Look below for the line containing "Let G = 4. What"; from there, print each line exactly up to and including the line containing "Answer: 90 +", and stop.

RECORD EXCERPTS:
━━━━

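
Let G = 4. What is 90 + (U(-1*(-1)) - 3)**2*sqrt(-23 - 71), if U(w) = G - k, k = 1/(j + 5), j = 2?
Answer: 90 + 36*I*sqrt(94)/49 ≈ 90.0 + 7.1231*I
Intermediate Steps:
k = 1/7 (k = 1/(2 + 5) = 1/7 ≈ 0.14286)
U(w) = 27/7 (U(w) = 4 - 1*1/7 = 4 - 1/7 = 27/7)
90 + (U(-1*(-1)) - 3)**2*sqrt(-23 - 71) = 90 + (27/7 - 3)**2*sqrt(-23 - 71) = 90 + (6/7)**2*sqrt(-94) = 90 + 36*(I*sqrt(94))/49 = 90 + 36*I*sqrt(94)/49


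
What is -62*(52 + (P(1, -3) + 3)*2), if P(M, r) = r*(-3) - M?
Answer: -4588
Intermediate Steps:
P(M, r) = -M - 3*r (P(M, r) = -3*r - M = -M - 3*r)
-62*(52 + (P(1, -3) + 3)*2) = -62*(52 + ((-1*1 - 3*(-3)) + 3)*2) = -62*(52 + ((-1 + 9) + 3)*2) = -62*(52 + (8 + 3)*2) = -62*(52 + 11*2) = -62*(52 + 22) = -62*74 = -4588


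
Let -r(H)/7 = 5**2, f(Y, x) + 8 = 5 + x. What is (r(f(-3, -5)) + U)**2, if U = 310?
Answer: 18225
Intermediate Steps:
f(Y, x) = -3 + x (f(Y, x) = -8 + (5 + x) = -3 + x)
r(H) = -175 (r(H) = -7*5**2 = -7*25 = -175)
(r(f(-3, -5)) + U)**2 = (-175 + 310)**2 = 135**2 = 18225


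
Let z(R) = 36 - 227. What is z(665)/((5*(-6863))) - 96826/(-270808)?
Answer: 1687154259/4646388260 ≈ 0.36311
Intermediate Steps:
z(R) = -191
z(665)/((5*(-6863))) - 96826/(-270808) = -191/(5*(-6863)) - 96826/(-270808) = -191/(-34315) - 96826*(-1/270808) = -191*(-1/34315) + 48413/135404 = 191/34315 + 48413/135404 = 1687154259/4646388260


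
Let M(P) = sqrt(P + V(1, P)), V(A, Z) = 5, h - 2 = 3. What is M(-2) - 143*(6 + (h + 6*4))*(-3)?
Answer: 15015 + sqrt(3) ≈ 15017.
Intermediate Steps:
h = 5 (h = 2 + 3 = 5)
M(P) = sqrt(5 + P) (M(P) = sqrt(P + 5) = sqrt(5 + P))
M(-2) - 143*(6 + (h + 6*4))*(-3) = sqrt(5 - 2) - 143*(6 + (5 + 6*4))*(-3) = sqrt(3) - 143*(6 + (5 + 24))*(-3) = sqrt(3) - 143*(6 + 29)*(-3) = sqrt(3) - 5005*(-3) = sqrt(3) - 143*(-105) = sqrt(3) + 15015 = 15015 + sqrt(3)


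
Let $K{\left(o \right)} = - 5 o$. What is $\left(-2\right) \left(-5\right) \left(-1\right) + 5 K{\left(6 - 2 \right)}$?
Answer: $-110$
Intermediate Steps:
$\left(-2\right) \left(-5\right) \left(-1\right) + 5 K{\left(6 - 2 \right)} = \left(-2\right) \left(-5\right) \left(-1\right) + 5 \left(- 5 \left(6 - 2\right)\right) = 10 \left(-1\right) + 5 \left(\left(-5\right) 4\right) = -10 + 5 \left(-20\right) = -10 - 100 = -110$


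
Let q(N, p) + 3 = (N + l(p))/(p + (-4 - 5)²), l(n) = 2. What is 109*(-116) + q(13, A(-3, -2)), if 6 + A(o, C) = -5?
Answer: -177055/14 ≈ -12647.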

━━━━

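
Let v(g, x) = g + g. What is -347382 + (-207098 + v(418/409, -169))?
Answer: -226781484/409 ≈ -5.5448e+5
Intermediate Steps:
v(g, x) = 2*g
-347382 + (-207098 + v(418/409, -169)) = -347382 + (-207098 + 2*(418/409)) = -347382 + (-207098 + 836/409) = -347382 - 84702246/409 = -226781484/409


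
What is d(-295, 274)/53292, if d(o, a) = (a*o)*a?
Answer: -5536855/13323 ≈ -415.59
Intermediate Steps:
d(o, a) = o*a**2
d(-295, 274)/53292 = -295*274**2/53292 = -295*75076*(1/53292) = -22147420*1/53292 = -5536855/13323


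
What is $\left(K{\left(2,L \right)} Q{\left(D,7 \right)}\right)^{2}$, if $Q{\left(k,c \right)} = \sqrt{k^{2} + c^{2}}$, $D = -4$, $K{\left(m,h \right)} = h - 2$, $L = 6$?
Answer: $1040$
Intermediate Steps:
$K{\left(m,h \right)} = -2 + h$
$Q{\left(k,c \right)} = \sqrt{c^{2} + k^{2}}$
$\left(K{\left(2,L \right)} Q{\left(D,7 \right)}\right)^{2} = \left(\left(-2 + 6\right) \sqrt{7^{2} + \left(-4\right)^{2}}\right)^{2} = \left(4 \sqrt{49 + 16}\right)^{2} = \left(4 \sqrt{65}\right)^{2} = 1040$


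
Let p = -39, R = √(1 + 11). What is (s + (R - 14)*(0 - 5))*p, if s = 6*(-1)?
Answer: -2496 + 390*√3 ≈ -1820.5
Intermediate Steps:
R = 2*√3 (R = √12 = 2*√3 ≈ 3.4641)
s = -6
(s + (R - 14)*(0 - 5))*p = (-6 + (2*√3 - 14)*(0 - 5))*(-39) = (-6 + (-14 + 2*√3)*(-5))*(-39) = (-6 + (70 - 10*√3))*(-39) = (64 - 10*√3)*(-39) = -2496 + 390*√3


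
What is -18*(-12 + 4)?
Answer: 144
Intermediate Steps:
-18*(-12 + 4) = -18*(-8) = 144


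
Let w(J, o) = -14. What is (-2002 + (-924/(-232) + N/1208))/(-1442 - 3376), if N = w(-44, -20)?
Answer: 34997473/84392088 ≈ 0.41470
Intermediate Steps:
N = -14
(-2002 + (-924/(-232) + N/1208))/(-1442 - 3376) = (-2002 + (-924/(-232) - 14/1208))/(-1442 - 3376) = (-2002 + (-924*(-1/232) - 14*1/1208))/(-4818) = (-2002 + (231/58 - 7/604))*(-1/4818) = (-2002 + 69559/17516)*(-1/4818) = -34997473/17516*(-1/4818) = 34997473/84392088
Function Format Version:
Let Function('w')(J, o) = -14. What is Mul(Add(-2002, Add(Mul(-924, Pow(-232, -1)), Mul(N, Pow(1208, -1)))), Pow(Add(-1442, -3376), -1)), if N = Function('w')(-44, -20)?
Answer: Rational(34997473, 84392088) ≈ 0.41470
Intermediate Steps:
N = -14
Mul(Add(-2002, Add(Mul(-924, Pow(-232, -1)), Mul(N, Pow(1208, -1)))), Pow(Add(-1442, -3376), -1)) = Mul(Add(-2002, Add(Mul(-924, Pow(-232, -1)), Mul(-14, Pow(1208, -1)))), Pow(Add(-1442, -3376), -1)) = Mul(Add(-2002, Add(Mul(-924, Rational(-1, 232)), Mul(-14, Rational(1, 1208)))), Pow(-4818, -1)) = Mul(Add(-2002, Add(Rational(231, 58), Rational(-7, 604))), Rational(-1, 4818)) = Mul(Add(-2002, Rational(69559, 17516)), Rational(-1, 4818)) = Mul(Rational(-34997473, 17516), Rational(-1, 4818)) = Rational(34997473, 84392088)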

━━━━

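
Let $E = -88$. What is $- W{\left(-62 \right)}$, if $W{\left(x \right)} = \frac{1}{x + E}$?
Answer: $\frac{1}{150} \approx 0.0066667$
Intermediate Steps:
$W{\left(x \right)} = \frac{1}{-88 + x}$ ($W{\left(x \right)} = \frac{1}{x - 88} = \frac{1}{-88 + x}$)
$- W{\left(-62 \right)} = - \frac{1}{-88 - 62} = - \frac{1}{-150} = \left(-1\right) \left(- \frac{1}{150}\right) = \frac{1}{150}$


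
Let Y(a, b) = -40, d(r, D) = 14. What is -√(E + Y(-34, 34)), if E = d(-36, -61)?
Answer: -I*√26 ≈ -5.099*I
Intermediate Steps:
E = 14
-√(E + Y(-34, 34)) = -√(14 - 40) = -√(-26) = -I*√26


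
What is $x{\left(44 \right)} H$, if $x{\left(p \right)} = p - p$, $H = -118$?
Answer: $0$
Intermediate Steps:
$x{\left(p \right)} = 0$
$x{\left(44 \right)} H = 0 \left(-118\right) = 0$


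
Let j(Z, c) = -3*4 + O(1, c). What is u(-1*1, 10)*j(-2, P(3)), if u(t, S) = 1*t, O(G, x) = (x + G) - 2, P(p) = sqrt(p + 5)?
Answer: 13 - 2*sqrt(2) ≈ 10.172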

━━━━

RESULT BELOW:
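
Let G = 4. What is 90 + (U(-1*(-1)) - 3)**2*sqrt(-23 - 71), if U(w) = G - k, k = 1/(j + 5), j = 2?
Answer: 90 + 36*I*sqrt(94)/49 ≈ 90.0 + 7.1231*I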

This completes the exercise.